Exercise prompt. Write out again the entries from the first line to the line that includes "Braid A: [1, 1, 1, 1, -1, -2] on 3 strands.", keeping both of those lines.

Input material.
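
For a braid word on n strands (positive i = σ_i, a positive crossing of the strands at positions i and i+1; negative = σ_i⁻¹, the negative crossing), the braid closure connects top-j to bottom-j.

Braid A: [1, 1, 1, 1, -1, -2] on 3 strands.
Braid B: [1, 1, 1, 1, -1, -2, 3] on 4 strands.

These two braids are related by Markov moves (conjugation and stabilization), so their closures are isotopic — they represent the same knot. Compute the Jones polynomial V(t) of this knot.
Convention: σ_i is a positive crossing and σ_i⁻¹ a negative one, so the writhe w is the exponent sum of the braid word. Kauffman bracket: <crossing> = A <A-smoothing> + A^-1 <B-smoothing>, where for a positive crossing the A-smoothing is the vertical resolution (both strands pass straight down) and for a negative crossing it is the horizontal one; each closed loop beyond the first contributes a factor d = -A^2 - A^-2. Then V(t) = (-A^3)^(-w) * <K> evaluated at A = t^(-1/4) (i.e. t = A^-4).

Markov-equivalent braids have isotopic closures, hence identical knot invariants. Strip the Markov moves from each word to reach a common short braid β, then compute V(t) once on β.
Braid A: s1 s1 s1 s1 s1^-1 s2^-1 on 3 strands reduces by inverse Markov moves (closure unchanged at each step):
  Destabilize: the word has the form β·s2^-1 where s2^-1 occurs only as the final letter (β ∈ B_2); drop it and the last strand → 2 strands.
Reduced to β = s1 s1 s1 s1 s1^-1 on 2 strands, 5 crossings.
Braid B: s1 s1 s1 s1 s1^-1 s2^-1 s3 on 4 strands reduces by inverse Markov moves (closure unchanged at each step):
  Destabilize: the word has the form β·s3 where s3 occurs only as the final letter (β ∈ B_3); drop it and the last strand → 3 strands.
  Destabilize: the word has the form β·s2^-1 where s2^-1 occurs only as the final letter (β ∈ B_2); drop it and the last strand → 2 strands.
Reduced to β = s1 s1 s1 s1 s1^-1 on 2 strands, 5 crossings.
Both give the same β = s1 s1 s1 s1 s1^-1 on 2 strands, so one state sum suffices:
First cancel adjacent σ_i σ_i⁻¹ pairs (Reidemeister II — same braid, same closure): s1 s1 s1 s1 s1^-1 → s1 s1 s1.
Braid: s1 s1 s1 on 2 strands, 3 crossings.
Writhe w = (#positive) - (#negative) = 3 - 0 = 3.
Computing the Kauffman bracket via state sum. There are 2^3 = 8 states.
Smooth each crossing (0=||, 1=⌣⌢); contribution A^(Σ sign_k(1-2s_k)) * d^(L-1).
  state 000: A-exp=+3, loops=2, term = A^3 * d^1
  state 001: A-exp=+1, loops=1, term = A^1 * d^0
  state 010: A-exp=+1, loops=1, term = A^1 * d^0
  state 011: A-exp=-1, loops=2, term = A^-1 * d^1
  state 100: A-exp=+1, loops=1, term = A^1 * d^0
  state 101: A-exp=-1, loops=2, term = A^-1 * d^1
  state 110: A-exp=-1, loops=2, term = A^-1 * d^1
  state 111: A-exp=-3, loops=3, term = A^-3 * d^2
Collect the terms by A-exponent (count of states per loop number):
Powers of d = -A^2 - A^-2: d^2 = A^4 + 2 + A^-4.
  A^3 * (d) = -A^5 - A
  A^1 * (3) = 3*A
  A^-1 * (3*d) = -3*A - 3*A^-3
  A^-3 * (d^2) = A + 2*A^-3 + A^-7
Summing the groups: <K> = -A^5 - A^-3 + A^-7
Normalise by the writhe: (-A^3)^(-w) = (-A^3)^(-3) = -A^-9, so f(A) = -A^-9 * <K> = A^-4 + A^-12 - A^-16.
Substitute A = t^(-1/4), i.e. A^e → t^(-e/4): V(t) = -t^4 + t^3 + t

Answer: -t^4 + t^3 + t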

Answer to this problem.
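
For a braid word on n strands (positive i = σ_i, a positive crossing of the strands at positions i and i+1; negative = σ_i⁻¹, the negative crossing), the braid closure connects top-j to bottom-j.

Braid A: [1, 1, 1, 1, -1, -2] on 3 strands.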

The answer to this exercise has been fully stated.